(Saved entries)

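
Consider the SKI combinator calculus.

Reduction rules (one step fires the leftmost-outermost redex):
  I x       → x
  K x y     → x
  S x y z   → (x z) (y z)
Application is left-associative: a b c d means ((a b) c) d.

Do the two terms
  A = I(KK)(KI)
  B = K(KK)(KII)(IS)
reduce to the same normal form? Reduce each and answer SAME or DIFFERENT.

Answer: SAME — A ⇓ K, B ⇓ K

Reduction:
Term A:
  start: I(KK)(KI)
  step 1: KK(KI)
  step 2: K

Term B:
  start: K(KK)(KII)(IS)
  step 1: KK(IS)
  step 2: K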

▸ **Your task**:
Starting from the first line above, copy the data through to the last line exactly.

▸ **Exercise solution**:
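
Consider the SKI combinator calculus.

Reduction rules (one step fires the leftmost-outermost redex):
  I x       → x
  K x y     → x
  S x y z   → (x z) (y z)
Application is left-associative: a b c d means ((a b) c) d.

Do the two terms
  A = I(KK)(KI)
  B = K(KK)(KII)(IS)
reduce to the same normal form? Reduce each and answer SAME or DIFFERENT.

Answer: SAME — A ⇓ K, B ⇓ K

Reduction:
Term A:
  start: I(KK)(KI)
  step 1: KK(KI)
  step 2: K

Term B:
  start: K(KK)(KII)(IS)
  step 1: KK(IS)
  step 2: K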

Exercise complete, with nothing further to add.